[Required action] Report every line from the following entries that contains the string "undefined".

[Data section]
——————————

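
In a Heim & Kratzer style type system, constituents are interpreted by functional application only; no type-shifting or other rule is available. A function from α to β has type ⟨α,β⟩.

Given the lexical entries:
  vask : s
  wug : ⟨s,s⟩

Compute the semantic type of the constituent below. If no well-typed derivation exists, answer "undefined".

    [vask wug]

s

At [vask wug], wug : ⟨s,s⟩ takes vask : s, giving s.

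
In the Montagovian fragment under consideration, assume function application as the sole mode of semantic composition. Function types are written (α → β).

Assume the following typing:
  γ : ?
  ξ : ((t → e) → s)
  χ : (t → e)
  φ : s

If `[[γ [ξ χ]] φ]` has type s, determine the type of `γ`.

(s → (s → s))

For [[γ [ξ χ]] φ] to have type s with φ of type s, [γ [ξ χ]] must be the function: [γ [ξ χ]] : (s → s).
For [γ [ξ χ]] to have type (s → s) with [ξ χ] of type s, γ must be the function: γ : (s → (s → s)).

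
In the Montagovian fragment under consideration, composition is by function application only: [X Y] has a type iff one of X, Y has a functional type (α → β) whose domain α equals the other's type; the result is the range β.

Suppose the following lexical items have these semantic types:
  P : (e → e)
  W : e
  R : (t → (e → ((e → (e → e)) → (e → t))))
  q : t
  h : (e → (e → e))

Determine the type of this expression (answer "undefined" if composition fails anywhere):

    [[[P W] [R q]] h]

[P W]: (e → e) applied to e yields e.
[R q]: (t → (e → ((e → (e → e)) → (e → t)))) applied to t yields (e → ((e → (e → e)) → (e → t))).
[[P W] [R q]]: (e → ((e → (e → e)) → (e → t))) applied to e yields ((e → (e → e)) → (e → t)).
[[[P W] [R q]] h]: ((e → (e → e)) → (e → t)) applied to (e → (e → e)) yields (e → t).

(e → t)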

——————————

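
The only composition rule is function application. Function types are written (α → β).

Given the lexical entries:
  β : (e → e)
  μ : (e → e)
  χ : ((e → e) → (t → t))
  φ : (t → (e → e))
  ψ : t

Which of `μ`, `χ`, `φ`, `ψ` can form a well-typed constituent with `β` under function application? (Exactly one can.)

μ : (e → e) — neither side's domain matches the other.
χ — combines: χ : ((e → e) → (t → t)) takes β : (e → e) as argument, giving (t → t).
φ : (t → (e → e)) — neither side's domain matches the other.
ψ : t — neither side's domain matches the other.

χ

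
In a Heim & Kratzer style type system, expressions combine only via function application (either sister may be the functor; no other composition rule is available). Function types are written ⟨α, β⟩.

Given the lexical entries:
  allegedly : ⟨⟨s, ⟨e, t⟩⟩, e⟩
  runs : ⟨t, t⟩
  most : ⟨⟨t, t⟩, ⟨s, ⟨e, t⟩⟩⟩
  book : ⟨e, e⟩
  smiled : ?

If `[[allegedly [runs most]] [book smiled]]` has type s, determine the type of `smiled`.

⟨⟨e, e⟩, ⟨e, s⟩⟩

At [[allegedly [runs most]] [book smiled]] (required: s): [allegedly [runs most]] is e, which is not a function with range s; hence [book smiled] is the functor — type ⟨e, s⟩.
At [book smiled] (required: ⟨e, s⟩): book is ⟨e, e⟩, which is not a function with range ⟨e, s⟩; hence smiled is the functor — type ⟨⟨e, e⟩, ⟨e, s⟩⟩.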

——————————

[Response area]
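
Compute the semantic type of the constituent below. If no well-typed derivation exists, answer "undefined".
Determine the type of this expression (answer "undefined" if composition fails anywhere):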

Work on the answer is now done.